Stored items
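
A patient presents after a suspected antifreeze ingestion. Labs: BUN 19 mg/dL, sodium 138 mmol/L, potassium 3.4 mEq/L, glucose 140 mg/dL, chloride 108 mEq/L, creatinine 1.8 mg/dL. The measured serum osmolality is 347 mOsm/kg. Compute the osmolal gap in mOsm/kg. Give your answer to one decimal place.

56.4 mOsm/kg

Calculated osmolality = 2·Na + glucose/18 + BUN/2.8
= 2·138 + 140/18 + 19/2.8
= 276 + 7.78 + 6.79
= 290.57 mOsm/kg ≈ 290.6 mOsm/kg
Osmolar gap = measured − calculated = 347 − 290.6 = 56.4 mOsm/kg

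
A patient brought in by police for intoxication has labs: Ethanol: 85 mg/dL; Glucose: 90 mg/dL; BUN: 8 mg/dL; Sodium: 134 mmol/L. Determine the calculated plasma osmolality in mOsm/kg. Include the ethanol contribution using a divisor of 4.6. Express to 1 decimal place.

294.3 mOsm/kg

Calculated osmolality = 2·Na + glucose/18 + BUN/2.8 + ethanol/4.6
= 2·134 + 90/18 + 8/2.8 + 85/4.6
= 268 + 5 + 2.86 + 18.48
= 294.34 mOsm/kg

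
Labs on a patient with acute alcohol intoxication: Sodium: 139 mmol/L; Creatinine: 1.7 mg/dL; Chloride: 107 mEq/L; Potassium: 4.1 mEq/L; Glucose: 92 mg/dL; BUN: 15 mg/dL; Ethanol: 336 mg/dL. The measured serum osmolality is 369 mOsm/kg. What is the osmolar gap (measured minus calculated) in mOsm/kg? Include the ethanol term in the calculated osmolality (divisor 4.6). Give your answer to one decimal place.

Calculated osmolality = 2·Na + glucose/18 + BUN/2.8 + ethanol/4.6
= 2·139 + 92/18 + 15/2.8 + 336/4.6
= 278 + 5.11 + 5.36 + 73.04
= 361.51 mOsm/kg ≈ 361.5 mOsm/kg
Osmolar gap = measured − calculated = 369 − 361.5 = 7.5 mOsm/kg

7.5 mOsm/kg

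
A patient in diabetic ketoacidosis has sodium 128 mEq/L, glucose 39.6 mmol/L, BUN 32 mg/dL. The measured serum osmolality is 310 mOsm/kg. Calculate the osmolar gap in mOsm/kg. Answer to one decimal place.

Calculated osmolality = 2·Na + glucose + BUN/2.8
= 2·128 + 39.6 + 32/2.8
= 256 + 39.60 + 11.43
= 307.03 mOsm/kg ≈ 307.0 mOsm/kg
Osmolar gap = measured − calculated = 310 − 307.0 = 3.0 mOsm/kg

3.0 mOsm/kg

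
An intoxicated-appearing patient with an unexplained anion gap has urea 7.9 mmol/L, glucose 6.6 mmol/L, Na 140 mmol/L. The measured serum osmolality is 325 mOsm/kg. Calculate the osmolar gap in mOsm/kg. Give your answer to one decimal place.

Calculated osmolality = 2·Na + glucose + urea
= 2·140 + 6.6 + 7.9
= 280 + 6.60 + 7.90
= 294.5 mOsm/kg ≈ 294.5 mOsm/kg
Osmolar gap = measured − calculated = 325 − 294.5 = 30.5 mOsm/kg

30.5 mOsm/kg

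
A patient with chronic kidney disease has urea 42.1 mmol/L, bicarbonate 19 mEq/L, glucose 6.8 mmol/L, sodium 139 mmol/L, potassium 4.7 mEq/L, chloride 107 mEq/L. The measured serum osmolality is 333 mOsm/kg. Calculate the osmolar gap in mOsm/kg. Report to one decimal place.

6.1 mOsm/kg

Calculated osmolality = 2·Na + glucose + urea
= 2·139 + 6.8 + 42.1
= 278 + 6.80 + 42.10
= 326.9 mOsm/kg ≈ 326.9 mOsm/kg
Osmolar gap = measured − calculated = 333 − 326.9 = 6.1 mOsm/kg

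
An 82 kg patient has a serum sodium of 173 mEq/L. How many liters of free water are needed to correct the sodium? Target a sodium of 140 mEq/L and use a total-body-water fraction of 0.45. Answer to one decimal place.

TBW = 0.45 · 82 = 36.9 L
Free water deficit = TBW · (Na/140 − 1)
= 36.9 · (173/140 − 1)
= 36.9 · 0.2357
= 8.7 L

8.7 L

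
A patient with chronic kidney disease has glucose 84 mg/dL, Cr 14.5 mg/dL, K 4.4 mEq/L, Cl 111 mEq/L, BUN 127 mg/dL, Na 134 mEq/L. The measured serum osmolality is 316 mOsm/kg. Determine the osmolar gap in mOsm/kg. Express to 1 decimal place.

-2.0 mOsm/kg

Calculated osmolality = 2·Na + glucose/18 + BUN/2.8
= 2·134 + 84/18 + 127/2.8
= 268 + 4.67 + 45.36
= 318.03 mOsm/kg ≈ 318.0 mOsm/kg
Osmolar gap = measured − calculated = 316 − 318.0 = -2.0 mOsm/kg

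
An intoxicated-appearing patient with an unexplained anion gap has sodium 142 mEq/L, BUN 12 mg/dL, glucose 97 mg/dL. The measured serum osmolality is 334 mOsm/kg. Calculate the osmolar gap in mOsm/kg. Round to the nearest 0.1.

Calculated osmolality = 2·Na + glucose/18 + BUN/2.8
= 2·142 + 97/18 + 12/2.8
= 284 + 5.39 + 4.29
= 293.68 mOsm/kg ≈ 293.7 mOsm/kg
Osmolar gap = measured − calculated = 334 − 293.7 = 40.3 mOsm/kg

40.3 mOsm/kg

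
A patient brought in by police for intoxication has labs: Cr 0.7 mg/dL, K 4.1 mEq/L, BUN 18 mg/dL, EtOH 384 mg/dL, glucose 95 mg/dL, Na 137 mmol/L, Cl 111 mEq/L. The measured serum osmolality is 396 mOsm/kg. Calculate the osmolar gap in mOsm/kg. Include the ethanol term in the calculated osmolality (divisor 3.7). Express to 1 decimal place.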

→ **ABOUT THIS EXERCISE**:
The entries above are to be retyped exactly.

→ **WRITTEN RESPONSE**:
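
A patient presents after a suspected antifreeze ingestion. Labs: BUN 19 mg/dL, sodium 138 mmol/L, potassium 3.4 mEq/L, glucose 140 mg/dL, chloride 108 mEq/L, creatinine 1.8 mg/dL. The measured serum osmolality is 347 mOsm/kg. Compute the osmolal gap in mOsm/kg. Give your answer to one decimal place.

56.4 mOsm/kg

Calculated osmolality = 2·Na + glucose/18 + BUN/2.8
= 2·138 + 140/18 + 19/2.8
= 276 + 7.78 + 6.79
= 290.57 mOsm/kg ≈ 290.6 mOsm/kg
Osmolar gap = measured − calculated = 347 − 290.6 = 56.4 mOsm/kg

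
A patient brought in by police for intoxication has labs: Ethanol: 85 mg/dL; Glucose: 90 mg/dL; BUN: 8 mg/dL; Sodium: 134 mmol/L. Determine the calculated plasma osmolality in mOsm/kg. Include the ethanol contribution using a divisor of 4.6. Express to 1 decimal place.

294.3 mOsm/kg

Calculated osmolality = 2·Na + glucose/18 + BUN/2.8 + ethanol/4.6
= 2·134 + 90/18 + 8/2.8 + 85/4.6
= 268 + 5 + 2.86 + 18.48
= 294.34 mOsm/kg

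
Labs on a patient with acute alcohol intoxication: Sodium: 139 mmol/L; Creatinine: 1.7 mg/dL; Chloride: 107 mEq/L; Potassium: 4.1 mEq/L; Glucose: 92 mg/dL; BUN: 15 mg/dL; Ethanol: 336 mg/dL. The measured serum osmolality is 369 mOsm/kg. What is the osmolar gap (measured minus calculated) in mOsm/kg? Include the ethanol term in the calculated osmolality (divisor 4.6). Give your answer to one decimal place.

Calculated osmolality = 2·Na + glucose/18 + BUN/2.8 + ethanol/4.6
= 2·139 + 92/18 + 15/2.8 + 336/4.6
= 278 + 5.11 + 5.36 + 73.04
= 361.51 mOsm/kg ≈ 361.5 mOsm/kg
Osmolar gap = measured − calculated = 369 − 361.5 = 7.5 mOsm/kg

7.5 mOsm/kg

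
A patient in diabetic ketoacidosis has sodium 128 mEq/L, glucose 39.6 mmol/L, BUN 32 mg/dL. The measured serum osmolality is 310 mOsm/kg. Calculate the osmolar gap in mOsm/kg. Answer to one decimal place.

Calculated osmolality = 2·Na + glucose + BUN/2.8
= 2·128 + 39.6 + 32/2.8
= 256 + 39.60 + 11.43
= 307.03 mOsm/kg ≈ 307.0 mOsm/kg
Osmolar gap = measured − calculated = 310 − 307.0 = 3.0 mOsm/kg

3.0 mOsm/kg

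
An intoxicated-appearing patient with an unexplained anion gap has urea 7.9 mmol/L, glucose 6.6 mmol/L, Na 140 mmol/L. The measured serum osmolality is 325 mOsm/kg. Calculate the osmolar gap in mOsm/kg. Give your answer to one decimal place.

Calculated osmolality = 2·Na + glucose + urea
= 2·140 + 6.6 + 7.9
= 280 + 6.60 + 7.90
= 294.5 mOsm/kg ≈ 294.5 mOsm/kg
Osmolar gap = measured − calculated = 325 − 294.5 = 30.5 mOsm/kg

30.5 mOsm/kg

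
A patient with chronic kidney disease has urea 42.1 mmol/L, bicarbonate 19 mEq/L, glucose 6.8 mmol/L, sodium 139 mmol/L, potassium 4.7 mEq/L, chloride 107 mEq/L. The measured serum osmolality is 333 mOsm/kg. Calculate the osmolar gap in mOsm/kg. Report to one decimal place.

6.1 mOsm/kg

Calculated osmolality = 2·Na + glucose + urea
= 2·139 + 6.8 + 42.1
= 278 + 6.80 + 42.10
= 326.9 mOsm/kg ≈ 326.9 mOsm/kg
Osmolar gap = measured − calculated = 333 − 326.9 = 6.1 mOsm/kg

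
An 82 kg patient has a serum sodium of 173 mEq/L. How many liters of free water are needed to correct the sodium? Target a sodium of 140 mEq/L and use a total-body-water fraction of 0.45. Answer to one decimal place.

TBW = 0.45 · 82 = 36.9 L
Free water deficit = TBW · (Na/140 − 1)
= 36.9 · (173/140 − 1)
= 36.9 · 0.2357
= 8.7 L

8.7 L

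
A patient with chronic kidney disease has glucose 84 mg/dL, Cr 14.5 mg/dL, K 4.4 mEq/L, Cl 111 mEq/L, BUN 127 mg/dL, Na 134 mEq/L. The measured serum osmolality is 316 mOsm/kg. Determine the osmolar gap in mOsm/kg. Express to 1 decimal place.

-2.0 mOsm/kg

Calculated osmolality = 2·Na + glucose/18 + BUN/2.8
= 2·134 + 84/18 + 127/2.8
= 268 + 4.67 + 45.36
= 318.03 mOsm/kg ≈ 318.0 mOsm/kg
Osmolar gap = measured − calculated = 316 − 318.0 = -2.0 mOsm/kg

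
An intoxicated-appearing patient with an unexplained anion gap has sodium 142 mEq/L, BUN 12 mg/dL, glucose 97 mg/dL. The measured serum osmolality is 334 mOsm/kg. Calculate the osmolar gap in mOsm/kg. Round to the nearest 0.1.

Calculated osmolality = 2·Na + glucose/18 + BUN/2.8
= 2·142 + 97/18 + 12/2.8
= 284 + 5.39 + 4.29
= 293.68 mOsm/kg ≈ 293.7 mOsm/kg
Osmolar gap = measured − calculated = 334 − 293.7 = 40.3 mOsm/kg

40.3 mOsm/kg

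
A patient brought in by police for intoxication has labs: Cr 0.7 mg/dL, K 4.1 mEq/L, BUN 18 mg/dL, EtOH 384 mg/dL, glucose 95 mg/dL, Na 137 mmol/L, Cl 111 mEq/L. The measured serum osmolality is 396 mOsm/kg. Calculate the osmolar gap in mOsm/kg. Include the ethanol term in the calculated osmolality (divisor 3.7). Express to 1 decimal place.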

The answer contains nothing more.